* Activity
Produce the full set of records below once more, exactly as they stand.

Start of Block

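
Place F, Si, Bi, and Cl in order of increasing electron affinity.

F is in period 2, group 17; Si is in period 3, group 14; Cl is in period 3, group 17; Bi is in period 6, group 15.
EA tends to increase across a period and decrease down a group, though the pattern is less regular than for IE or radius.
Here both period and group differ, so the two effects have to be weighed against each other.
Si > Bi: the two effects oppose for this pair; the down-group effect wins (134 vs 91 kJ/mol).
F > Si: relative to Si, both the across-period and down-group shifts push F's electron affinity up.
Cl > F: this pair runs against the simple trend — see the exception note.
Note the exception: Cl has a higher electron affinity than F, contrary to the simple trend — F's small 2p subshell makes the incoming electron feel strong e⁻–e⁻ repulsion, so Cl actually releases more energy on gaining an electron.
Tabulated electron affinity (kJ/mol): F 328, Si 134, Cl 349, Bi 91.
So from lowest to highest: Bi < Si < F < Cl.

Bi, Si, F, Cl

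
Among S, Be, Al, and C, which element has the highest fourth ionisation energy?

Be

The fourth ionization energy removes an electron from the +3 ion. For each element: S³⁺ still has 3 valence electrons; Be³⁺ is already 1 electron into the core; Al³⁺ is the bare [Ne] core; C³⁺ still has 1 valence electron.
Core electrons are held far more tightly than valence electrons, so Al and Be top the IE_4 order.
Valence configurations: S³⁺ [Ne]3s²3p¹, C³⁺ [He]2s¹.
The numbers (kJ/mol): S 4556, Be 21007, Al 11577, C 6223.
Putting it together, IE_4: S < C < Al < Be.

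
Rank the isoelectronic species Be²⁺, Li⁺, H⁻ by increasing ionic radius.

All of these have 2 electrons, so size is governed by nuclear charge alone: the more protons, the stronger the pull on the same electron cloud, and the smaller the ion.
Nuclear charges: Be²⁺ (Z=4), Li⁺ (Z=3), H⁻ (Z=1).
Smallest to largest: Be²⁺ < Li⁺ < H⁻.

Be²⁺, Li⁺, H⁻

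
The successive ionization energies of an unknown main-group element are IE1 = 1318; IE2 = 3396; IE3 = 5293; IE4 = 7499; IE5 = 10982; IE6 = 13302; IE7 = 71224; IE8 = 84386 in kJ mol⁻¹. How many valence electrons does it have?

6

Look for the largest jump between consecutive ionization energies: IE7/IE6 ≈ 5.4, far larger than any earlier ratio.
That jump marks the point where a core electron is being removed. So the atom has 6 valence electrons.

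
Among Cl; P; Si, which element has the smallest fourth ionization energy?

Si

IE_4 is the cost of taking one more electron from the +3 cation: Cl³⁺ still has 4 valence electrons; P³⁺ still has 2 valence electrons; Si³⁺ still has 1 valence electron.
All are still removing valence electrons, so compare the +3 ions as you would atoms: IE_4 generally rises across a period (higher Z_eff) and falls down a group (larger shell), subject to the usual subshell exceptions.
Valence configurations: Cl³⁺ [Ne]3s²3p², P³⁺ [Ne]3s², Si³⁺ [Ne]3s¹.
Approximate IE_4 values (kJ/mol): Cl 5159, P 4964, Si 4356.
So the fourth ionization energies run Si < P < Cl.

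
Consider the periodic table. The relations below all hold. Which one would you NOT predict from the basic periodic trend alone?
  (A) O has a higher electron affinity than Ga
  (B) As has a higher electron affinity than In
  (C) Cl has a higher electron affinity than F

(C)

The general trend: electron affinity increases across a period and decreases down a group.
(A) O (period 2, group 16) vs Ga (period 4, group 13): the stated order agrees with the simple trend.
(B) As (period 4, group 15) vs In (period 5, group 13): the stated order agrees with the simple trend.
(C) Cl (period 3, group 17) vs F (period 2, group 17): the stated order contradicts the simple trend.
The exception is (C): F's small 2p subshell makes the incoming electron feel strong e⁻–e⁻ repulsion, so Cl actually releases more energy on gaining an electron.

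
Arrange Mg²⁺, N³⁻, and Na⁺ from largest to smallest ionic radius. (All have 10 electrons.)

N³⁻ > Na⁺ > Mg²⁺

All of these have 10 electrons, so size is governed by nuclear charge alone: the more protons, the stronger the pull on the same electron cloud, and the smaller the ion.
Nuclear charges: Mg²⁺ (Z=12), Na⁺ (Z=11), N³⁻ (Z=7).
Largest to smallest: N³⁻ > Na⁺ > Mg²⁺.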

End of Block

* Completed task
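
Place F, Si, Bi, and Cl in order of increasing electron affinity.

F is in period 2, group 17; Si is in period 3, group 14; Cl is in period 3, group 17; Bi is in period 6, group 15.
EA tends to increase across a period and decrease down a group, though the pattern is less regular than for IE or radius.
Here both period and group differ, so the two effects have to be weighed against each other.
Si > Bi: the two effects oppose for this pair; the down-group effect wins (134 vs 91 kJ/mol).
F > Si: relative to Si, both the across-period and down-group shifts push F's electron affinity up.
Cl > F: this pair runs against the simple trend — see the exception note.
Note the exception: Cl has a higher electron affinity than F, contrary to the simple trend — F's small 2p subshell makes the incoming electron feel strong e⁻–e⁻ repulsion, so Cl actually releases more energy on gaining an electron.
Tabulated electron affinity (kJ/mol): F 328, Si 134, Cl 349, Bi 91.
So from lowest to highest: Bi < Si < F < Cl.

Bi, Si, F, Cl

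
Among S, Be, Al, and C, which element has the highest fourth ionisation energy?

Be

The fourth ionization energy removes an electron from the +3 ion. For each element: S³⁺ still has 3 valence electrons; Be³⁺ is already 1 electron into the core; Al³⁺ is the bare [Ne] core; C³⁺ still has 1 valence electron.
Core electrons are held far more tightly than valence electrons, so Al and Be top the IE_4 order.
Valence configurations: S³⁺ [Ne]3s²3p¹, C³⁺ [He]2s¹.
The numbers (kJ/mol): S 4556, Be 21007, Al 11577, C 6223.
Putting it together, IE_4: S < C < Al < Be.

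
Rank the isoelectronic species Be²⁺, Li⁺, H⁻ by increasing ionic radius.

All of these have 2 electrons, so size is governed by nuclear charge alone: the more protons, the stronger the pull on the same electron cloud, and the smaller the ion.
Nuclear charges: Be²⁺ (Z=4), Li⁺ (Z=3), H⁻ (Z=1).
Smallest to largest: Be²⁺ < Li⁺ < H⁻.

Be²⁺, Li⁺, H⁻

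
The successive ionization energies of an unknown main-group element are IE1 = 1318; IE2 = 3396; IE3 = 5293; IE4 = 7499; IE5 = 10982; IE6 = 13302; IE7 = 71224; IE8 = 84386 in kJ mol⁻¹. How many valence electrons does it have?

6

Look for the largest jump between consecutive ionization energies: IE7/IE6 ≈ 5.4, far larger than any earlier ratio.
That jump marks the point where a core electron is being removed. So the atom has 6 valence electrons.

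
Among Cl; P; Si, which element has the smallest fourth ionization energy?

Si

IE_4 is the cost of taking one more electron from the +3 cation: Cl³⁺ still has 4 valence electrons; P³⁺ still has 2 valence electrons; Si³⁺ still has 1 valence electron.
All are still removing valence electrons, so compare the +3 ions as you would atoms: IE_4 generally rises across a period (higher Z_eff) and falls down a group (larger shell), subject to the usual subshell exceptions.
Valence configurations: Cl³⁺ [Ne]3s²3p², P³⁺ [Ne]3s², Si³⁺ [Ne]3s¹.
Approximate IE_4 values (kJ/mol): Cl 5159, P 4964, Si 4356.
So the fourth ionization energies run Si < P < Cl.

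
Consider the periodic table. The relations below all hold. Which one would you NOT predict from the basic periodic trend alone?
  (A) O has a higher electron affinity than Ga
  (B) As has a higher electron affinity than In
  (C) Cl has a higher electron affinity than F

(C)

The general trend: electron affinity increases across a period and decreases down a group.
(A) O (period 2, group 16) vs Ga (period 4, group 13): the stated order agrees with the simple trend.
(B) As (period 4, group 15) vs In (period 5, group 13): the stated order agrees with the simple trend.
(C) Cl (period 3, group 17) vs F (period 2, group 17): the stated order contradicts the simple trend.
The exception is (C): F's small 2p subshell makes the incoming electron feel strong e⁻–e⁻ repulsion, so Cl actually releases more energy on gaining an electron.

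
Arrange Mg²⁺, N³⁻, and Na⁺ from largest to smallest ionic radius. (All have 10 electrons.)

N³⁻ > Na⁺ > Mg²⁺

All of these have 10 electrons, so size is governed by nuclear charge alone: the more protons, the stronger the pull on the same electron cloud, and the smaller the ion.
Nuclear charges: Mg²⁺ (Z=12), Na⁺ (Z=11), N³⁻ (Z=7).
Largest to smallest: N³⁻ > Na⁺ > Mg²⁺.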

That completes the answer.